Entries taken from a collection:
==*==
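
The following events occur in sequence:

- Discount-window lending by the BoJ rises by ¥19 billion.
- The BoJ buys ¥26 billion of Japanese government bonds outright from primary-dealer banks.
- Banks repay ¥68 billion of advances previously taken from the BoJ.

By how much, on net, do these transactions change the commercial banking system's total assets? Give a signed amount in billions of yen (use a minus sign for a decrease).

Discount-window loan ¥19 billion: bank balance sheets expand → +¥19B.
OMO purchase (from banks) ¥26 billion: just an asset swap on bank balance sheets → 0.
Discount-window repayment ¥68 billion: bank balance sheets shrink → −¥68B.
Net: 19 + 0 − 68 = -¥49 billion.

-¥49 billion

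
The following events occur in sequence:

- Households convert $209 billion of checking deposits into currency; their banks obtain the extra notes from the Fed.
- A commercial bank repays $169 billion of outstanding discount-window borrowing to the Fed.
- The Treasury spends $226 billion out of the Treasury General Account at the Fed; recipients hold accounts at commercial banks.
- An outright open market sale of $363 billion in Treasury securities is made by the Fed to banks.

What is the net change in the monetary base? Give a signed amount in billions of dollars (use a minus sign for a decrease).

Fed balance sheet:
  Assets:      Securities −$363B, Loans to banks −$169B
  Liabilities: Bank reserves −$515B, Currency in circulation +$209B, Government deposits −$226B
Commercial banking system:
  Assets:      Reserves at CB −$515B, Securities +$363B
  Liabilities: Checkable deposits +$17B, Borrowings from CB −$169B
Monetary base = currency + reserves: +$209B + (−$515B) = -$306 billion.

-$306 billion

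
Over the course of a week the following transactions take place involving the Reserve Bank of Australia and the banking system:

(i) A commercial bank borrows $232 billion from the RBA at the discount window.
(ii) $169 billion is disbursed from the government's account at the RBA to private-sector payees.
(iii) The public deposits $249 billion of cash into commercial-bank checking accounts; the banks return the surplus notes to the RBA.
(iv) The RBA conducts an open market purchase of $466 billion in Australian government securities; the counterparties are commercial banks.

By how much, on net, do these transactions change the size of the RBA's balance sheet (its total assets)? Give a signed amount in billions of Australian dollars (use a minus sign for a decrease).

+$698 billion

Discount-window loan $232 billion: an RBA asset is acquired → +$232B.
Government spending $169 billion: only the composition of liabilities changes → 0.
Currency deposit $249 billion: only the composition of liabilities changes → 0.
OMO purchase (from banks) $466 billion: an RBA asset is acquired → +$466B.
Net: 232 + 0 + 0 + 466 = +$698 billion.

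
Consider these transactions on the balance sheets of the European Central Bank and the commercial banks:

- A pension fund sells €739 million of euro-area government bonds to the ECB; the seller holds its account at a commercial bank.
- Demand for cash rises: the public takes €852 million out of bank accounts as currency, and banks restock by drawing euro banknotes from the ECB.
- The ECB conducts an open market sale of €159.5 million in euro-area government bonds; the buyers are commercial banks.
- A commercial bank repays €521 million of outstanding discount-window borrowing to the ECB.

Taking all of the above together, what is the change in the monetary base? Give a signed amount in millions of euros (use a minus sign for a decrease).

+€58.5 million

ECB balance sheet:
  Assets:      Securities +€579.5M, Loans to banks −€521M
  Liabilities: Bank reserves −€793.5M, Currency in circulation +€852M
Monetary base = currency + reserves: +€852M + (−€793.5M) = +€58.5 million.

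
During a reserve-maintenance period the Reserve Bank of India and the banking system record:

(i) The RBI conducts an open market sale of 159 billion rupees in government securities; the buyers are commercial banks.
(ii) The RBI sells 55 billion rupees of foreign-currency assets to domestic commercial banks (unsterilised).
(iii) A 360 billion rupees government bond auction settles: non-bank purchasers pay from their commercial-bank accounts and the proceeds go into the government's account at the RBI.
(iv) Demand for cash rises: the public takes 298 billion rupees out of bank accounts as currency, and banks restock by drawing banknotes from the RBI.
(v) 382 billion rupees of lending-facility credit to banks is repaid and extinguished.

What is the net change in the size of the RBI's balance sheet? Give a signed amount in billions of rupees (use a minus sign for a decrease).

-596 billion

OMO sale (to banks) 159 billion rupees: an RBI asset is shed → −159B.
FX sale 55 billion rupees: an RBI asset is shed → −55B.
Government account inflow 360 billion rupees: only the composition of liabilities changes → 0.
Currency withdrawal 298 billion rupees: only the composition of liabilities changes → 0.
Discount-window repayment 382 billion rupees: an RBI asset is shed → −382B.
Net: −159 − 55 + 0 + 0 − 382 = -596 billion.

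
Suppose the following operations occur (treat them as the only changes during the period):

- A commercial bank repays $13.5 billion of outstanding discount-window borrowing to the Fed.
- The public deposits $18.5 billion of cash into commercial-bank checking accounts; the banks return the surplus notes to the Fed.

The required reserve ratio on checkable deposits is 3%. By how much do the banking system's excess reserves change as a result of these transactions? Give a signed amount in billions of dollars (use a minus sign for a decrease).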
==*==
Which lines of the records above contain the word "their"? Report each one in full.

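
- Households convert $209 billion of checking deposits into currency; their banks obtain the extra notes from the Fed.
(iii) A 360 billion rupees government bond auction settles: non-bank purchasers pay from their commercial-bank accounts and the proceeds go into the government's account at the RBI.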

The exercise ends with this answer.